**About this exercise:**
Once the line containing "Equity holders have" is found, copy it and each subsequent line exactly. Stop at the end of the records below.

━━━ Input records

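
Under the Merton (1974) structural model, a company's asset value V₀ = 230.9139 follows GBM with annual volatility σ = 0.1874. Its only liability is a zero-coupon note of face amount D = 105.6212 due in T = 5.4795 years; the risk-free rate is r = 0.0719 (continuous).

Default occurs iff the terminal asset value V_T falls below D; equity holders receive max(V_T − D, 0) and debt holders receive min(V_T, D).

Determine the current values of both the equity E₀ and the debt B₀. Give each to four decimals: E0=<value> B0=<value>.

E0=159.7482 B0=71.1657

d₁ = [ln(V₀/D) + (r + σ²/2)T] / (σ√T)
   = [ln(230.9139/105.6212) + (0.0719 + 0.5·0.1874²)·5.4795] / (0.1874·√5.4795)
   = [0.782186 + 0.490193] / 0.438672 = 2.900523
d₂ = d₁ − σ√T = 2.900523 − 0.438672 = 2.461851
N(d₁) = 0.998137,  N(d₂) = 0.993089,  e^(−rT) = 0.674370
E₀ = V₀·N(d₁) − D·e^(−rT)·N(d₂)
   = 230.9139·0.998137 − 105.6212·0.674370·0.993089 = 159.748248
B₀ = V₀ − E₀ = 230.9139 − 159.748248 = 71.165652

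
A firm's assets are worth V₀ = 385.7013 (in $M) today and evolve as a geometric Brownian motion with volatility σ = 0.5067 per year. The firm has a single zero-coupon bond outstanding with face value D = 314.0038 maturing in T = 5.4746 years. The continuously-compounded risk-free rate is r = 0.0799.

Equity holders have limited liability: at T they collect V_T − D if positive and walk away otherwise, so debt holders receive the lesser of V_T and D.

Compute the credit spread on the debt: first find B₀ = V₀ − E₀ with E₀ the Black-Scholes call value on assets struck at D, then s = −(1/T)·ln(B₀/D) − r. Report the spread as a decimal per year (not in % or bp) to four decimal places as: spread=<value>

d₁ = [ln(V₀/D) + (r + σ²/2)T] / (σ√T)
   = [ln(385.7013/314.0038) + (0.0799 + 0.5·0.5067²)·5.4746] / (0.5067·√5.4746)
   = [0.205658 + 1.140208] / 1.185570 = 1.135207
d₂ = d₁ − σ√T = 1.135207 − 1.185570 = -0.050363
N(d₁) = 0.871856,  N(d₂) = 0.479916,  e^(−rT) = 0.645700
E₀ = V₀·N(d₁) − D·e^(−rT)·N(d₂)
   = 385.7013·0.871856 − 314.0038·0.645700·0.479916 = 238.971716
B₀ = V₀ − E₀ = 385.7013 − 238.971716 = 146.729584
spread = −(1/T)·ln(B₀/D) − r = −(1/5.4746)·ln(146.729584/314.0038) − 0.0799 = 0.05907157

spread=0.0591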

━━━━━━

**Answer to this problem:**
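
Equity holders have limited liability: at T they collect V_T − D if positive and walk away otherwise, so debt holders receive the lesser of V_T and D.

Compute the credit spread on the debt: first find B₀ = V₀ − E₀ with E₀ the Black-Scholes call value on assets struck at D, then s = −(1/T)·ln(B₀/D) − r. Report the spread as a decimal per year (not in % or bp) to four decimal places as: spread=<value>

d₁ = [ln(V₀/D) + (r + σ²/2)T] / (σ√T)
   = [ln(385.7013/314.0038) + (0.0799 + 0.5·0.5067²)·5.4746] / (0.5067·√5.4746)
   = [0.205658 + 1.140208] / 1.185570 = 1.135207
d₂ = d₁ − σ√T = 1.135207 − 1.185570 = -0.050363
N(d₁) = 0.871856,  N(d₂) = 0.479916,  e^(−rT) = 0.645700
E₀ = V₀·N(d₁) − D·e^(−rT)·N(d₂)
   = 385.7013·0.871856 − 314.0038·0.645700·0.479916 = 238.971716
B₀ = V₀ − E₀ = 385.7013 − 238.971716 = 146.729584
spread = −(1/T)·ln(B₀/D) − r = −(1/5.4746)·ln(146.729584/314.0038) − 0.0799 = 0.05907157

spread=0.0591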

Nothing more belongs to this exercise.